### WHAT NEEDS TO BE DONE
Write out again only the lines that run from the start of the entries to the line containing "step 5: v=-1.0, ω=-1.25, dt=1.5", both included.

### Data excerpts
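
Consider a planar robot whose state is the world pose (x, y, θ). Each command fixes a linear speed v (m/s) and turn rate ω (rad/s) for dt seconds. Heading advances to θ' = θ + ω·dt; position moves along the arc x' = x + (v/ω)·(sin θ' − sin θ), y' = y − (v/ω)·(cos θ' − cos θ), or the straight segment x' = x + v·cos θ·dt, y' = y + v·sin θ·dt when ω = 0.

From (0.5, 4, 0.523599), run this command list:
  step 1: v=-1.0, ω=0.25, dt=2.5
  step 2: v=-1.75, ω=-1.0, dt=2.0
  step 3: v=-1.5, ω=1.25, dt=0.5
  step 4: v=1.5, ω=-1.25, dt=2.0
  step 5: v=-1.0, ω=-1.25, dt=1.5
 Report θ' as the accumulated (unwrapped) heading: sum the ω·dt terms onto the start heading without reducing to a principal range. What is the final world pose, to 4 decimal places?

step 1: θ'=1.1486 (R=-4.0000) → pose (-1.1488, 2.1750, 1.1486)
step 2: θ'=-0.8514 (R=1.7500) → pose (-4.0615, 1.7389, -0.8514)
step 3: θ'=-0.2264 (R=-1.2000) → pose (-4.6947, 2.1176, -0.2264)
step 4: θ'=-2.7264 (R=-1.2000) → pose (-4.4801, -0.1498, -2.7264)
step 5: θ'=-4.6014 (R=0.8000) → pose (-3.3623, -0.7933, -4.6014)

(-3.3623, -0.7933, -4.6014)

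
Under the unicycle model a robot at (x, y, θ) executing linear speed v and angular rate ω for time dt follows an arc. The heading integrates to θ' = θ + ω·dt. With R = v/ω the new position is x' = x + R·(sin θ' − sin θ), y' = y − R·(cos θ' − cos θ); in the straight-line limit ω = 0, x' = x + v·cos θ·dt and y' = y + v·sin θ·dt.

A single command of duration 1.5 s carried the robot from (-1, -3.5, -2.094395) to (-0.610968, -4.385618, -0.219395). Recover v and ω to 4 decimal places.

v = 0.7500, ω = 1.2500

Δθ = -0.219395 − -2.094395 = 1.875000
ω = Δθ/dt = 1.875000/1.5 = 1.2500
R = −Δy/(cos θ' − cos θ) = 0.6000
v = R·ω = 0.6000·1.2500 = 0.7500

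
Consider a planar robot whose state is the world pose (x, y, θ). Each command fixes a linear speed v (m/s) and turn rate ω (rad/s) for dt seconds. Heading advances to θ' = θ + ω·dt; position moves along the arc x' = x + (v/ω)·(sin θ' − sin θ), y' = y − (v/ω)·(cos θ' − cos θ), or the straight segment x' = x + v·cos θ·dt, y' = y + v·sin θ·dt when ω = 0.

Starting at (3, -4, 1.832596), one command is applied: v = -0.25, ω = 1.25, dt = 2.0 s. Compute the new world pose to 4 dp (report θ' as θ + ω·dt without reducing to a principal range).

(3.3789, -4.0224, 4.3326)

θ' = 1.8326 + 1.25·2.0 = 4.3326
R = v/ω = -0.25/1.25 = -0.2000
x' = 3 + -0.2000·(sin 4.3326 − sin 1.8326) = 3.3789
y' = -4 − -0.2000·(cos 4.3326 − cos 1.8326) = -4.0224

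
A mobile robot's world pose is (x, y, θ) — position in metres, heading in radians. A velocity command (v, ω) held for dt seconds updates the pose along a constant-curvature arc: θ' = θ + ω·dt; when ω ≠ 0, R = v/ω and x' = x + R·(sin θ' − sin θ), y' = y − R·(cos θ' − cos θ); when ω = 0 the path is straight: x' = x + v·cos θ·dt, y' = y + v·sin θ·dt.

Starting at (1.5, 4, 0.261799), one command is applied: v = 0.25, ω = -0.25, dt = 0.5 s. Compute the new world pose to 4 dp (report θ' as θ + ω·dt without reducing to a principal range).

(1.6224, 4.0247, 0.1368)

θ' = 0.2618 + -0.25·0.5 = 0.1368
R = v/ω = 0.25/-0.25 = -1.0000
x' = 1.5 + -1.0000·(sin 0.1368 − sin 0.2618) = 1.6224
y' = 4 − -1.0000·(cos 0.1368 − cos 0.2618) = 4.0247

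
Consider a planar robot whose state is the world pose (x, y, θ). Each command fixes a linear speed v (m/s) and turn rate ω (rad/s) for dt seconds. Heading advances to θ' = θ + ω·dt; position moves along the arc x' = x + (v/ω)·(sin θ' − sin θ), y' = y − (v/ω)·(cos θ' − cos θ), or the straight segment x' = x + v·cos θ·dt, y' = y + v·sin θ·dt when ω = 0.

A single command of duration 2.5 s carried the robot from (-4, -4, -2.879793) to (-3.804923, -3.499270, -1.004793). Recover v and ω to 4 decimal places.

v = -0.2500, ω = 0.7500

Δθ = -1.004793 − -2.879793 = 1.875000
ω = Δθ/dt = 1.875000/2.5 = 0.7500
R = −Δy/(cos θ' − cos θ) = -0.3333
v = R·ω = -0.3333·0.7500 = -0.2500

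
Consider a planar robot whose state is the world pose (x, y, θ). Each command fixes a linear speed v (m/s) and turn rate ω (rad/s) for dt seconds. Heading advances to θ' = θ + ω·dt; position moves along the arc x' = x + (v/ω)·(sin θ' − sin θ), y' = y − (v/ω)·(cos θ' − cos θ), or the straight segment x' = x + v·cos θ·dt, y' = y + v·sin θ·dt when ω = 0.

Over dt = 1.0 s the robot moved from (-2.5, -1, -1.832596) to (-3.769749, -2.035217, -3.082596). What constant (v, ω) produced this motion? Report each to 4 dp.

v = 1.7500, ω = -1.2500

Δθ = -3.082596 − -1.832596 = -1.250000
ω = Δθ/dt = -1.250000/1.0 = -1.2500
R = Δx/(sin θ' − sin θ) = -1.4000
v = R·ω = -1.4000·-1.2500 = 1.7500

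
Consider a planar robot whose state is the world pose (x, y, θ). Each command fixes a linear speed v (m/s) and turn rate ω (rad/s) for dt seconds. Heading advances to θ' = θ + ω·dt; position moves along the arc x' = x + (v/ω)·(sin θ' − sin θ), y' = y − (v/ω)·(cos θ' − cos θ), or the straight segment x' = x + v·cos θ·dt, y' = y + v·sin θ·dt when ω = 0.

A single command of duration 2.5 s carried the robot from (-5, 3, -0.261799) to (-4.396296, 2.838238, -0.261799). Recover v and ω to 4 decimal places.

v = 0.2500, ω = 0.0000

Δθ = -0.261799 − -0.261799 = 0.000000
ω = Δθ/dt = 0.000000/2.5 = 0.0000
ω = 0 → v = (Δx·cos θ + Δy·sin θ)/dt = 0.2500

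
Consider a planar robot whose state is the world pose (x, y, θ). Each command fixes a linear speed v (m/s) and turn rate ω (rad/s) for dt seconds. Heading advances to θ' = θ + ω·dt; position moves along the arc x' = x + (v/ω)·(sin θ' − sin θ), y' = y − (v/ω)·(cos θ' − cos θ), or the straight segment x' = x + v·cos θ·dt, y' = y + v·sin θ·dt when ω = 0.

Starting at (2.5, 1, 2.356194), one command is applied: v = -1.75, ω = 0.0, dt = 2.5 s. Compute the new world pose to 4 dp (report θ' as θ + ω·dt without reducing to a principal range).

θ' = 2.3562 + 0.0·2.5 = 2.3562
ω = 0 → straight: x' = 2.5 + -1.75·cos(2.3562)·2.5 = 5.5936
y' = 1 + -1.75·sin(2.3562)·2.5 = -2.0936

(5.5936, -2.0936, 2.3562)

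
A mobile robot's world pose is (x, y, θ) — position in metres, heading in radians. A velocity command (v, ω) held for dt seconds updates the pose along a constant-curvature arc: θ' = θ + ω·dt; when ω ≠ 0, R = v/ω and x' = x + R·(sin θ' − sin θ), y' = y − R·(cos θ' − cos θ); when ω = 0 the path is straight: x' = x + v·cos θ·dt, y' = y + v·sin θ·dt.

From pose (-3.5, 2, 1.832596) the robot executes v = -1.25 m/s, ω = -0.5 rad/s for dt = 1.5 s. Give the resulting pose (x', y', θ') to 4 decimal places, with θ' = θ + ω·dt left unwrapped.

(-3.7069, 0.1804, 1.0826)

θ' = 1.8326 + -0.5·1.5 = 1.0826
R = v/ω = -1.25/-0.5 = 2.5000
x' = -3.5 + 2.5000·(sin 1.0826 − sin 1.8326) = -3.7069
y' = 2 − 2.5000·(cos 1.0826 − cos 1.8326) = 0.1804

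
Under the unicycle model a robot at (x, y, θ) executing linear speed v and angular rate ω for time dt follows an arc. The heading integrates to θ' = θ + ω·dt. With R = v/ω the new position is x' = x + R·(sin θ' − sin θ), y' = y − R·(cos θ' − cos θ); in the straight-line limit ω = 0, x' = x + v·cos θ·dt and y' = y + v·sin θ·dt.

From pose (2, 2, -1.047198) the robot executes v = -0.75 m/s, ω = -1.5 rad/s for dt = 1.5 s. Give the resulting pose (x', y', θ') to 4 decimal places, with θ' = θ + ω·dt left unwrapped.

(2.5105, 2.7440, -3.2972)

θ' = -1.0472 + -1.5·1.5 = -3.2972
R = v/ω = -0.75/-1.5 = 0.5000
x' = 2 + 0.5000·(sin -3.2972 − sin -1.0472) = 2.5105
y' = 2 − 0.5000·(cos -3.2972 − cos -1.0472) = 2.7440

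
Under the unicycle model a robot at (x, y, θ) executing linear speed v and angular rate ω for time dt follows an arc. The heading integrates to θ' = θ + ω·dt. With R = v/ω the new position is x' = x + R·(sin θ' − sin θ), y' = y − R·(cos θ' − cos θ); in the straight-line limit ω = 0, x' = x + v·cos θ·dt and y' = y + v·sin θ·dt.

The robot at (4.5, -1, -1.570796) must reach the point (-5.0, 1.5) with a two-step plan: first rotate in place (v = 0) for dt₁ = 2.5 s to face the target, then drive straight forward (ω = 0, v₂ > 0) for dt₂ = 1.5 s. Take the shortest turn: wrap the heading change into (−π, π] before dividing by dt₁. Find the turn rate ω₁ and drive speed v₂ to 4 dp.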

### ANSWER SPACE
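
Consider a planar robot whose state is the world pose (x, y, θ). Each command fixes a linear speed v (m/s) and turn rate ω (rad/s) for dt seconds. Heading advances to θ' = θ + ω·dt; position moves along the arc x' = x + (v/ω)·(sin θ' − sin θ), y' = y − (v/ω)·(cos θ' − cos θ), or the straight segment x' = x + v·cos θ·dt, y' = y + v·sin θ·dt when ω = 0.

From (0.5, 4, 0.523599), run this command list:
  step 1: v=-1.0, ω=0.25, dt=2.5
  step 2: v=-1.75, ω=-1.0, dt=2.0
  step 3: v=-1.5, ω=1.25, dt=0.5
  step 4: v=1.5, ω=-1.25, dt=2.0
  step 5: v=-1.0, ω=-1.25, dt=1.5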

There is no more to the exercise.